Supplied material section start
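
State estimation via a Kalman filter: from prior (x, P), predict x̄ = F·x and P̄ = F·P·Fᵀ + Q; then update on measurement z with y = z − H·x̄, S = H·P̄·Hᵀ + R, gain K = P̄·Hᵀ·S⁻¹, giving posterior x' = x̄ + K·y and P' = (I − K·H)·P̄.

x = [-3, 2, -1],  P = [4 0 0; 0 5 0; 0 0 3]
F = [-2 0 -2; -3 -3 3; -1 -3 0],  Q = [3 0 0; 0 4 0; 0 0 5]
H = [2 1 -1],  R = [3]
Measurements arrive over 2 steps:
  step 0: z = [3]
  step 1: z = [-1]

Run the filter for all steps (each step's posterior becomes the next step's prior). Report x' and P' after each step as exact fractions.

step 0: x̄ = F·x = [8, 0, -3]
step 0: P̄ = F·P·Fᵀ + Q = [31 6 8; 6 112 57; 8 57 54]
step 0: y = z − H·x̄ = [-16]
step 0: S = H·P̄·Hᵀ + R = [171]
step 0: K = P̄·Hᵀ·S⁻¹ = [20/57; 67/171; 1/9]
step 0: x' = x̄ + K·y = [136/57, -1072/171, -43/9]
step 0: P' = (I − K·H)·P̄ = [189/19 -998/57 4/3; -998/57 14663/171 446/9; 4/3 446/9 467/9]
step 1: x̄ = F·x = [818/171, -51/19, 312/19]
step 1: P̄ = F·P·Fᵀ + Q = [44633/171 -1128/19 4082/19; -1128/19 1921/19 2688/19; 4082/19 2688/19 12951/19]
step 1: y = z − H·x̄ = [1460/171]
step 1: S = H·P̄·Hᵀ + R = [76949/171]
step 1: K = P̄·Hᵀ·S⁻¹ = [42376/76949; -27207/76949; -18891/76949]
step 1: x' = x̄ + K·y = [729902/76949, -438841/76949, 1102292/76949]
step 1: P' = (I − K·H)·P̄ = [9583271/76949 2173904/76949 21213318/76949; 2173904/76949 3451172/76949 7880601/76949; 21213318/76949 7880601/76949 50363910/76949]

step 0: x' = [136/57, -1072/171, -43/9], P' = [189/19 -998/57 4/3; -998/57 14663/171 446/9; 4/3 446/9 467/9]
step 1: x' = [729902/76949, -438841/76949, 1102292/76949], P' = [9583271/76949 2173904/76949 21213318/76949; 2173904/76949 3451172/76949 7880601/76949; 21213318/76949 7880601/76949 50363910/76949]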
Supplied material section end
Task item :: Restate each record word for word.

Output of the task ::
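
State estimation via a Kalman filter: from prior (x, P), predict x̄ = F·x and P̄ = F·P·Fᵀ + Q; then update on measurement z with y = z − H·x̄, S = H·P̄·Hᵀ + R, gain K = P̄·Hᵀ·S⁻¹, giving posterior x' = x̄ + K·y and P' = (I − K·H)·P̄.

x = [-3, 2, -1],  P = [4 0 0; 0 5 0; 0 0 3]
F = [-2 0 -2; -3 -3 3; -1 -3 0],  Q = [3 0 0; 0 4 0; 0 0 5]
H = [2 1 -1],  R = [3]
Measurements arrive over 2 steps:
  step 0: z = [3]
  step 1: z = [-1]

Run the filter for all steps (each step's posterior becomes the next step's prior). Report x' and P' after each step as exact fractions.

step 0: x̄ = F·x = [8, 0, -3]
step 0: P̄ = F·P·Fᵀ + Q = [31 6 8; 6 112 57; 8 57 54]
step 0: y = z − H·x̄ = [-16]
step 0: S = H·P̄·Hᵀ + R = [171]
step 0: K = P̄·Hᵀ·S⁻¹ = [20/57; 67/171; 1/9]
step 0: x' = x̄ + K·y = [136/57, -1072/171, -43/9]
step 0: P' = (I − K·H)·P̄ = [189/19 -998/57 4/3; -998/57 14663/171 446/9; 4/3 446/9 467/9]
step 1: x̄ = F·x = [818/171, -51/19, 312/19]
step 1: P̄ = F·P·Fᵀ + Q = [44633/171 -1128/19 4082/19; -1128/19 1921/19 2688/19; 4082/19 2688/19 12951/19]
step 1: y = z − H·x̄ = [1460/171]
step 1: S = H·P̄·Hᵀ + R = [76949/171]
step 1: K = P̄·Hᵀ·S⁻¹ = [42376/76949; -27207/76949; -18891/76949]
step 1: x' = x̄ + K·y = [729902/76949, -438841/76949, 1102292/76949]
step 1: P' = (I − K·H)·P̄ = [9583271/76949 2173904/76949 21213318/76949; 2173904/76949 3451172/76949 7880601/76949; 21213318/76949 7880601/76949 50363910/76949]

step 0: x' = [136/57, -1072/171, -43/9], P' = [189/19 -998/57 4/3; -998/57 14663/171 446/9; 4/3 446/9 467/9]
step 1: x' = [729902/76949, -438841/76949, 1102292/76949], P' = [9583271/76949 2173904/76949 21213318/76949; 2173904/76949 3451172/76949 7880601/76949; 21213318/76949 7880601/76949 50363910/76949]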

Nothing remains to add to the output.